◆ Task details ◆
Count the lines that contain the string "Consider" in the records beneath, and respond with the number only.
── Provided records
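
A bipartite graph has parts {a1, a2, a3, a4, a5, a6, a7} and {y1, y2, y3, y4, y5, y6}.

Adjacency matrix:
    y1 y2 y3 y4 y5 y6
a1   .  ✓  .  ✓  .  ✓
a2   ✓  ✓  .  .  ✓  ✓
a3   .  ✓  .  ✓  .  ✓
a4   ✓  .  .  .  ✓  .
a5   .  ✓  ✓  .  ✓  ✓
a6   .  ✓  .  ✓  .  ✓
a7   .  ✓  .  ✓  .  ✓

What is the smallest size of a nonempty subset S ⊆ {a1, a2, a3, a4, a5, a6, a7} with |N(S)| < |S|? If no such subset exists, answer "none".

4

Take S = {a1, a3, a6, a7}. Its neighbourhood is {y2, y4, y6}, so |N(S)| = 3 < |S| = 4.
Every subset of size less than 4 has at least as many neighbours as members, so 4 is the minimum.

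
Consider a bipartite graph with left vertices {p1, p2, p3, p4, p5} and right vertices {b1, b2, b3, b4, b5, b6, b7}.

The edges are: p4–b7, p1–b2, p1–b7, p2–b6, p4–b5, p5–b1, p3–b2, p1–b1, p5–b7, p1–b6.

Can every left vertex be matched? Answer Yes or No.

Yes

One maximum matching: p1–b1, p2–b6, p3–b2, p4–b5, p5–b7.
All 5 left vertices are covered.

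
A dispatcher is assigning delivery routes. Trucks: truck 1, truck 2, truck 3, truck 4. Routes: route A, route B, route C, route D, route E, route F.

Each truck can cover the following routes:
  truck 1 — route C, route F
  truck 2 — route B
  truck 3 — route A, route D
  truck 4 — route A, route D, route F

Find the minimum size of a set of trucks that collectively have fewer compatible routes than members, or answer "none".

A matching saturating every truck exists, for instance truck 1→route C, truck 2→route B, truck 3→route D, truck 4→route F.
By Hall's marriage theorem, this means |N(S)| ≥ |S| for every subset S, so no violating subset exists.

none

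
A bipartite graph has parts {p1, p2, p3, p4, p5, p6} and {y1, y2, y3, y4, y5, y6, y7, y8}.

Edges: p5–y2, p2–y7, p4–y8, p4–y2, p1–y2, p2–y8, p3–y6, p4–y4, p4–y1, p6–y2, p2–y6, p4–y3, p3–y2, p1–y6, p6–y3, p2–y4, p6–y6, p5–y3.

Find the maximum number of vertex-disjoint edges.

5

A valid assignment of size 5: p1–y6, p2–y7, p3–y2, p4–y4, p5–y3.
The set {p1, p3, p5, p6} has only 3 neighbours ({y2, y3, y6}), so by Hall's theorem at most 5 of the 6 left vertices can be matched.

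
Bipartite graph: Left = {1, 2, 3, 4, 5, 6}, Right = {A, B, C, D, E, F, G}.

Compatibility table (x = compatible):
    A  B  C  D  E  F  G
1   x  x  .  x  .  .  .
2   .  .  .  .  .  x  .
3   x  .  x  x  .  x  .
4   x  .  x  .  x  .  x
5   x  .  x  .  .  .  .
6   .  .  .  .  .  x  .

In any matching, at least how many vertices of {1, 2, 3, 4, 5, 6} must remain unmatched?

A valid assignment of size 5: 1→B, 2→F, 3→D, 4→E, 5→C.
The set {2, 6} has only 1 neighbour ({F}), so by Hall's theorem at most 5 of the 6 left vertices can be matched.
That matches 5 of the 6, leaving 1 unmatched; no matching can do better.

1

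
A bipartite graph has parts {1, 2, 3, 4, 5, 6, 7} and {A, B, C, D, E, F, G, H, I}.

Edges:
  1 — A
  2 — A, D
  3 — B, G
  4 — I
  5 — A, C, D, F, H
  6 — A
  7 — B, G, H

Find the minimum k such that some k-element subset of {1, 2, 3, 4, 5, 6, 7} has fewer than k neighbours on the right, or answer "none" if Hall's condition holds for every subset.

2

Take S = {1, 6}. Its neighbourhood is {A}, so |N(S)| = 1 < |S| = 2.
No single vertex violates Hall's condition since each has at least one neighbour, so 2 is the minimum.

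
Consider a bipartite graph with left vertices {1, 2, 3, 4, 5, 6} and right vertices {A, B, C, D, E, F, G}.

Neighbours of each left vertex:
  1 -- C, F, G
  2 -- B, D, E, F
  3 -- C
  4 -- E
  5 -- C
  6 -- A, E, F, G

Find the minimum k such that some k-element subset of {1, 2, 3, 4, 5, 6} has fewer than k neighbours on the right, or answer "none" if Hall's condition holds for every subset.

2

Take S = {3, 5}. Its neighbourhood is {C}, so |N(S)| = 1 < |S| = 2.
No single vertex violates Hall's condition since each has at least one neighbour, so 2 is the minimum.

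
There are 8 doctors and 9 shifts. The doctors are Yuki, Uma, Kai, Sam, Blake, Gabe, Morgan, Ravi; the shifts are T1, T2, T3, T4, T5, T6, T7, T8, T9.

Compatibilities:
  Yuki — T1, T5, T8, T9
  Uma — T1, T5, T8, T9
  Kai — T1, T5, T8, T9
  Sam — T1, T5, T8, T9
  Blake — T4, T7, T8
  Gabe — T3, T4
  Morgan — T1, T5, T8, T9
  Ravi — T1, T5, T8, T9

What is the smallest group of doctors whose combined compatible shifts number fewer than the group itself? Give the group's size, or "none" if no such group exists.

5

Take S = {Yuki, Uma, Kai, Sam, Morgan}. Its neighbourhood is {T1, T5, T8, T9}, so |N(S)| = 4 < |S| = 5.
Every subset of size less than 5 has at least as many neighbours as members, so 5 is the minimum.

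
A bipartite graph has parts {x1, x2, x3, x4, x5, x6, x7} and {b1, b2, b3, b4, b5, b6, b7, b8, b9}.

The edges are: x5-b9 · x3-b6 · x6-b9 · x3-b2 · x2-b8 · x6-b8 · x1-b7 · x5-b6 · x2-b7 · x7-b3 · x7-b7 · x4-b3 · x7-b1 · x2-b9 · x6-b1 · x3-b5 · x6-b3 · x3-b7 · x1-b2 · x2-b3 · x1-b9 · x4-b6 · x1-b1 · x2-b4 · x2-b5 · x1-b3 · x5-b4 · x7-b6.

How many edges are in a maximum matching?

7

A valid assignment of size 7: x1→b1, x2→b7, x3→b5, x4→b6, x5→b4, x6→b8, x7→b3.
This saturates every left vertex, so 7 is the maximum.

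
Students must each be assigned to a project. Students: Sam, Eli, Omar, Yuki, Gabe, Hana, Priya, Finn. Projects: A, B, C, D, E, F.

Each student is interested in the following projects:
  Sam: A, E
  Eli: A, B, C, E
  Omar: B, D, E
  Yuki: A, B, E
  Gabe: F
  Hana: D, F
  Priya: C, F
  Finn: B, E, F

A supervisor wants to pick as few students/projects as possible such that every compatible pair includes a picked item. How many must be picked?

{A, B, C, D, E, F} is a vertex cover of size 6: every edge has an endpoint in this set.
No smaller cover exists because Sam–A, Eli–C, Omar–E, Yuki–B, Gabe–F, Hana–D is a matching of size 6, and a cover must include an endpoint of each of these disjoint edges (König's theorem).

6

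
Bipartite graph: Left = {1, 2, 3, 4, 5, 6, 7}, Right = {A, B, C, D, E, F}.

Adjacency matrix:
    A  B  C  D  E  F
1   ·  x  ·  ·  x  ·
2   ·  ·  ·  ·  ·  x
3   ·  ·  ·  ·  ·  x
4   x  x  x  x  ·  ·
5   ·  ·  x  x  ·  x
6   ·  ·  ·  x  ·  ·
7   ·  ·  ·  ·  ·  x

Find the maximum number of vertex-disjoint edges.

5

For example, pair 1→E, 2→F, 4→B, 5→C, 6→D.
The set {2, 3, 7} has only 1 neighbour ({F}), so by Hall's theorem at most 5 of the 7 left vertices can be matched.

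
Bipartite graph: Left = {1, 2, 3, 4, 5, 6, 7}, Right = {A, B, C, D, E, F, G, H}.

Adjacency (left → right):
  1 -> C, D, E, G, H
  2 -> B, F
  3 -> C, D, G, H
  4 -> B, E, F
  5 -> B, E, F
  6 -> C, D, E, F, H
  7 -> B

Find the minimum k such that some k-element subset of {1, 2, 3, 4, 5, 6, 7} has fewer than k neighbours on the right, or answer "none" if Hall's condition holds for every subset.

4

Take S = {2, 4, 5, 7}. Its neighbourhood is {B, E, F}, so |N(S)| = 3 < |S| = 4.
Every subset of size less than 4 has at least as many neighbours as members, so 4 is the minimum.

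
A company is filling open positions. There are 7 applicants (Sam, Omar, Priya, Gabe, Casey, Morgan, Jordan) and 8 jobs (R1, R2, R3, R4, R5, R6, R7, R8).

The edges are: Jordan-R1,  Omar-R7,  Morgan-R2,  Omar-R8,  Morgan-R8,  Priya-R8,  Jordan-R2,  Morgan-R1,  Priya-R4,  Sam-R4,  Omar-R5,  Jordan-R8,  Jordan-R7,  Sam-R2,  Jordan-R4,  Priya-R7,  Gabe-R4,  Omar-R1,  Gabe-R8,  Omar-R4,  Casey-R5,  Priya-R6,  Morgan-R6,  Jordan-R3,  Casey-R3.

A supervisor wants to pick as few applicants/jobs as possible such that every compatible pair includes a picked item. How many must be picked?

The 7 edges Sam–R2, Omar–R1, Priya–R7, Gabe–R4, Casey–R5, Morgan–R8, Jordan–R3 form a matching, so any vertex cover needs at least 7 vertices (one per matched edge).
Conversely {Sam, Omar, Priya, Gabe, Casey, Morgan, Jordan} meets every edge and has exactly 7 vertices, so 7 is optimal.

7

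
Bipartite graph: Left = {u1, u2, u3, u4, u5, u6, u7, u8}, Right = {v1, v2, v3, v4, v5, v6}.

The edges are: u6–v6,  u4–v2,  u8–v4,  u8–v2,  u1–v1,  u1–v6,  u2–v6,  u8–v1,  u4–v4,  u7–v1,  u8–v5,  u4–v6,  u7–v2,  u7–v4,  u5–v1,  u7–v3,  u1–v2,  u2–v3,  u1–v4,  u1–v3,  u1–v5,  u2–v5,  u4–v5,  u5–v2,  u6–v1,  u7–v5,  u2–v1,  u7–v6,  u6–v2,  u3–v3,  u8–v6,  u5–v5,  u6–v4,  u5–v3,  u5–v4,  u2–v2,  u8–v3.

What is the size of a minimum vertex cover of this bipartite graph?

The 6 edges u1–v5, u2–v6, u3–v3, u4–v4, u5–v1, u6–v2 form a matching, so any vertex cover needs at least 6 vertices (one per matched edge).
Conversely {v1, v2, v3, v4, v5, v6} meets every edge and has exactly 6 vertices, so 6 is optimal.

6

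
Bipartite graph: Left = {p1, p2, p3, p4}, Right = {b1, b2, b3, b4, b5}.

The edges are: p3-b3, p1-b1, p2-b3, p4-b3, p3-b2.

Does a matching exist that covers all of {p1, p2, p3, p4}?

No

The set {p2, p4} has only 1 neighbour ({b3}), so by Hall's theorem at most 3 of the 4 left vertices can be matched.
Hence no matching covers every left vertex.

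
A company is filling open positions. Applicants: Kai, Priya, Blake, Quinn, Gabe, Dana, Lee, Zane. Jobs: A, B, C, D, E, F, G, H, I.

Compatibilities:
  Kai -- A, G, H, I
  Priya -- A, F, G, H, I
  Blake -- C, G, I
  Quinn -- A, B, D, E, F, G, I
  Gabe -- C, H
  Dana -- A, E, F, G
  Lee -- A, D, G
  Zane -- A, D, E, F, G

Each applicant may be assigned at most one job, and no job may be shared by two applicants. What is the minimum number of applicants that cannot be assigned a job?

0

A valid assignment of size 8: Kai–I, Priya–A, Blake–C, Quinn–E, Gabe–H, Dana–F, Lee–D, Zane–G.
This saturates every applicant, so 8 is the maximum.
That matches 8 of the 8, leaving 0 unmatched; no matching can do better.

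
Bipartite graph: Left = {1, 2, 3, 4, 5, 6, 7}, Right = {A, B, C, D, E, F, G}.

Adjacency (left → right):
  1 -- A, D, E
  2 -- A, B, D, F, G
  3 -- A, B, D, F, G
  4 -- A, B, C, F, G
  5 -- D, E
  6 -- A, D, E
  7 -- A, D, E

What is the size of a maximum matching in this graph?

A valid assignment of size 6: 1–A, 2–F, 3–G, 4–B, 5–D, 6–E.
The set {1, 5, 6, 7} has only 3 neighbours ({A, D, E}), so by Hall's theorem at most 6 of the 7 left vertices can be matched.

6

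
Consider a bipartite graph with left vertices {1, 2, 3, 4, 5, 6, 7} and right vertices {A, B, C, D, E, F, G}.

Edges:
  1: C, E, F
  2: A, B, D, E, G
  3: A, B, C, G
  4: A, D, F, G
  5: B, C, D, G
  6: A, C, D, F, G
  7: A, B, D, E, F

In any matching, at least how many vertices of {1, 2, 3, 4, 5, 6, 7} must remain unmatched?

For example, pair 1–E, 2–G, 3–C, 4–D, 5–B, 6–F, 7–A.
This saturates every left vertex, so 7 is the maximum.
That matches 7 of the 7, leaving 0 unmatched; no matching can do better.

0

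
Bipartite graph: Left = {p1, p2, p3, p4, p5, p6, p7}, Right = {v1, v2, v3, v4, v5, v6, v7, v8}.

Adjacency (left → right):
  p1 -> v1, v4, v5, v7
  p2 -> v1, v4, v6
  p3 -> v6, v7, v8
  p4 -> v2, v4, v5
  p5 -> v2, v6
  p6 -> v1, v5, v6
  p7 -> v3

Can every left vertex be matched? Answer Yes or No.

One maximum matching: p1-v1, p2-v4, p3-v7, p4-v5, p5-v2, p6-v6, p7-v3.
Every left vertex is matched, so this matching saturates all of them.

Yes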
────
◆ Answer to this task ◆
3